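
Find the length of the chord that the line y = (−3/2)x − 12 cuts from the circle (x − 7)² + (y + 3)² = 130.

2√13

Centre (7, −3), r² = 130. Perpendicular distance d from centre to line = |39| / √13 = 39/√13.
Half the chord is √(r² − d²) = √(13), so the full chord is 2√13.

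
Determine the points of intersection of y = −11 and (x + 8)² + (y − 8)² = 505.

(−20, −11) and (4, −11)

Express y = −11 and substitute into the circle:
x² + 16x − 80 = 0
x = 4 or x = −20, giving (4, −11) and (−20, −11).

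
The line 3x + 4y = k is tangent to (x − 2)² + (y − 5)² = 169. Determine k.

For a tangent, require d(centre, line) = r = 13.
|3·2 + 4·5 − k| / √25 = 13
|k − (26)| = 13·5, so k = 91 or k = −39.

k = −39 or k = 91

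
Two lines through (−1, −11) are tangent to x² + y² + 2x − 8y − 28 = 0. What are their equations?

A line y − (−11) = m(x − (−1)) is tangent when its distance from (−1, 4) is 3√5:
[m·(0) − (15)]² = 45(m² + 1)
m² − 4 = 0, so m = −2 or m = 2.
With m = −2: 2x + y = −13. With m = 2: 2x − y = 9.

2x + y = −13 and 2x − y = 9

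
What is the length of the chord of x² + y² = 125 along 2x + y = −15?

Centre (0, 0), r² = 125. Perpendicular distance d from centre to line = |15| / √5 = 15/√5.
Half the chord is √(r² − d²) = √(80), so the full chord is 8√5.

8√5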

#### Your goal:
Every line of data must be returned unchanged.

#### Solution for this task:
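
Find the length of the chord that the line y = (−3/2)x − 12 cuts from the circle (x − 7)² + (y + 3)² = 130.

2√13

Centre (7, −3), r² = 130. Perpendicular distance d from centre to line = |39| / √13 = 39/√13.
Half the chord is √(r² − d²) = √(13), so the full chord is 2√13.

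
Determine the points of intersection of y = −11 and (x + 8)² + (y − 8)² = 505.

(−20, −11) and (4, −11)

Express y = −11 and substitute into the circle:
x² + 16x − 80 = 0
x = 4 or x = −20, giving (4, −11) and (−20, −11).

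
The line 3x + 4y = k is tangent to (x − 2)² + (y − 5)² = 169. Determine k.

For a tangent, require d(centre, line) = r = 13.
|3·2 + 4·5 − k| / √25 = 13
|k − (26)| = 13·5, so k = 91 or k = −39.

k = −39 or k = 91

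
Two lines through (−1, −11) are tangent to x² + y² + 2x − 8y − 28 = 0. What are their equations?

A line y − (−11) = m(x − (−1)) is tangent when its distance from (−1, 4) is 3√5:
[m·(0) − (15)]² = 45(m² + 1)
m² − 4 = 0, so m = −2 or m = 2.
With m = −2: 2x + y = −13. With m = 2: 2x − y = 9.

2x + y = −13 and 2x − y = 9

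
What is the length of the chord of x² + y² = 125 along 2x + y = −15?

Centre (0, 0), r² = 125. Perpendicular distance d from centre to line = |15| / √5 = 15/√5.
Half the chord is √(r² − d²) = √(80), so the full chord is 8√5.

8√5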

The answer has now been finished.